Exercise requirements:
Only the lines from the first line of the records through the line containing "Recall the [0,1]-valued" belong in the answer. Copy them exactly.

Records provided:
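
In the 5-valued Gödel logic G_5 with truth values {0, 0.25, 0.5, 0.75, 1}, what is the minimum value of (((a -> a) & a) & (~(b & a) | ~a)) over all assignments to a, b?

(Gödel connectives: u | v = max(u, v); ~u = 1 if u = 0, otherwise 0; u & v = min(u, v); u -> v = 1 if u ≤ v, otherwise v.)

The minimum is attained at a = 0, b = 0:
  (a -> a): 0 ≤ 0, so result = 1
  ((a -> a) & a) = min(1, 0) = 0
  (b & a) = min(0, 0) = 0
  ~(b & a): Gödel ¬ of 0 = 1 (operand is 0)
  ~a: Gödel ¬ of 0 = 1 (operand is 0)
  (~(b & a) | ~a) = max(1, 1) = 1
  (((a -> a) & a) & (~(b & a) | ~a)) = min(0, 1) = 0
Checking all 25 assignments confirms none give a value below 0.00.

0.00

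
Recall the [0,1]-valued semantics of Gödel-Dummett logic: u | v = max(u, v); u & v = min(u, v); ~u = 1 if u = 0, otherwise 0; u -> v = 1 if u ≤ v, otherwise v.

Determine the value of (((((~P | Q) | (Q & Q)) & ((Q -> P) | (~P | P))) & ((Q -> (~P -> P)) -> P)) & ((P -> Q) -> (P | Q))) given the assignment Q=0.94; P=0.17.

~P: Gödel ¬ of 0.17 = 0 (operand ≠ 0)
(~P | Q) = max(0, 0.94) = 0.94
(Q & Q) = min(0.94, 0.94) = 0.94
((~P | Q) | (Q & Q)) = max(0.94, 0.94) = 0.94
(Q -> P): 0.94 > 0.17, so result = 0.17
~P: Gödel ¬ of 0.17 = 0 (operand ≠ 0)
(~P | P) = max(0, 0.17) = 0.17
((Q -> P) | (~P | P)) = max(0.17, 0.17) = 0.17
(((~P | Q) | (Q & Q)) & ((Q -> P) | (~P | P))) = min(0.94, 0.17) = 0.17
~P: Gödel ¬ of 0.17 = 0 (operand ≠ 0)
(~P -> P): 0 ≤ 0.17, so result = 1
(Q -> (~P -> P)): 0.94 ≤ 1, so result = 1
((Q -> (~P -> P)) -> P): 1 > 0.17, so result = 0.17
((((~P | Q) | (Q & Q)) & ((Q -> P) | (~P | P))) & ((Q -> (~P -> P)) -> P)) = min(0.17, 0.17) = 0.17
(P -> Q): 0.17 ≤ 0.94, so result = 1
(P | Q) = max(0.17, 0.94) = 0.94
((P -> Q) -> (P | Q)): 1 > 0.94, so result = 0.94
(((((~P | Q) | (Q & Q)) & ((Q -> P) | (~P | P))) & ((Q -> (~P -> P)) -> P)) & ((P -> Q) -> (P | Q))) = min(0.17, 0.94) = 0.17

0.17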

The completed task:
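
In the 5-valued Gödel logic G_5 with truth values {0, 0.25, 0.5, 0.75, 1}, what is the minimum value of (((a -> a) & a) & (~(b & a) | ~a)) over all assignments to a, b?

(Gödel connectives: u | v = max(u, v); ~u = 1 if u = 0, otherwise 0; u & v = min(u, v); u -> v = 1 if u ≤ v, otherwise v.)

The minimum is attained at a = 0, b = 0:
  (a -> a): 0 ≤ 0, so result = 1
  ((a -> a) & a) = min(1, 0) = 0
  (b & a) = min(0, 0) = 0
  ~(b & a): Gödel ¬ of 0 = 1 (operand is 0)
  ~a: Gödel ¬ of 0 = 1 (operand is 0)
  (~(b & a) | ~a) = max(1, 1) = 1
  (((a -> a) & a) & (~(b & a) | ~a)) = min(0, 1) = 0
Checking all 25 assignments confirms none give a value below 0.00.

0.00

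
Recall the [0,1]-valued semantics of Gödel-Dummett logic: u | v = max(u, v); u & v = min(u, v); ~u = 1 if u = 0, otherwise 0; u -> v = 1 if u ≤ v, otherwise v.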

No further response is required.